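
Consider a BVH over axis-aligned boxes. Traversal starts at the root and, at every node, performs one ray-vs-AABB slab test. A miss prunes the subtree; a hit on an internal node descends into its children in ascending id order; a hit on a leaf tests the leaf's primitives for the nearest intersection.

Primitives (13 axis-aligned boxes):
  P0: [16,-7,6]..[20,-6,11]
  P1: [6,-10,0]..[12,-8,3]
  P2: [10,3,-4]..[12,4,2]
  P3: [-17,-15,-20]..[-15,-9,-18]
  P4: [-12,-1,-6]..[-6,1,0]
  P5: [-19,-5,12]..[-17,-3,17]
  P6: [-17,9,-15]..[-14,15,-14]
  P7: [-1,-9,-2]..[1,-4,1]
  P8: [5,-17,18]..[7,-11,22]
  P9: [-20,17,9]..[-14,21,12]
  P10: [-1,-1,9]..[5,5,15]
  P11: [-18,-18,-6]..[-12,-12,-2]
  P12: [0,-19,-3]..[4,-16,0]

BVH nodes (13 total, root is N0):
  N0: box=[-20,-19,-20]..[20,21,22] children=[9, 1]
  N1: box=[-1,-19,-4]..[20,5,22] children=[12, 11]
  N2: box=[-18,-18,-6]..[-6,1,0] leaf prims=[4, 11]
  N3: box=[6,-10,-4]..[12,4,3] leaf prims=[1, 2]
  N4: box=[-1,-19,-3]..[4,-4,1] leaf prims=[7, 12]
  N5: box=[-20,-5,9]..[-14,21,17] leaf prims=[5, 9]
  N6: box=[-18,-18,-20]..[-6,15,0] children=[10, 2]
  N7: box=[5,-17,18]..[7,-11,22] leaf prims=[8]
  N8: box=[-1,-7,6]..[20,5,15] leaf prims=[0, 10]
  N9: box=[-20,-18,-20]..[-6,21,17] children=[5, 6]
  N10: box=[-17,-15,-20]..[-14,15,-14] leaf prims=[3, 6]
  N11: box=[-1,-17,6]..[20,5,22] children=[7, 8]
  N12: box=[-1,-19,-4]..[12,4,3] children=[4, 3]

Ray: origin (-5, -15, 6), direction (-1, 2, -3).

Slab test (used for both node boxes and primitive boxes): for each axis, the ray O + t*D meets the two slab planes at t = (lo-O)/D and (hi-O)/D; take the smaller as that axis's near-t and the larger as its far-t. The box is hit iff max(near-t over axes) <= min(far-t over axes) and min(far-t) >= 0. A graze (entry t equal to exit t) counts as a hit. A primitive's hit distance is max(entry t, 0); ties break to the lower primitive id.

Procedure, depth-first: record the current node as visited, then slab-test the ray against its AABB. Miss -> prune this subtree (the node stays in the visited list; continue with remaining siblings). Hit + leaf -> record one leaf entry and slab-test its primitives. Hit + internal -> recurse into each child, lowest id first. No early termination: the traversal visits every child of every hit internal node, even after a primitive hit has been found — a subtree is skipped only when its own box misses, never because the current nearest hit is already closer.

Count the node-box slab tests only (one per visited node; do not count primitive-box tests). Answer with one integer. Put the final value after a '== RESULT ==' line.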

* _Problem_
Where a line of the data above includes "aligned", copy that line.

* _Expected output_
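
Consider a BVH over axis-aligned boxes. Traversal starts at the root and, at every node, performs one ray-vs-AABB slab test. A miss prunes the subtree; a hit on an internal node descends into its children in ascending id order; a hit on a leaf tests the leaf's primitives for the nearest intersection.
Primitives (13 axis-aligned boxes):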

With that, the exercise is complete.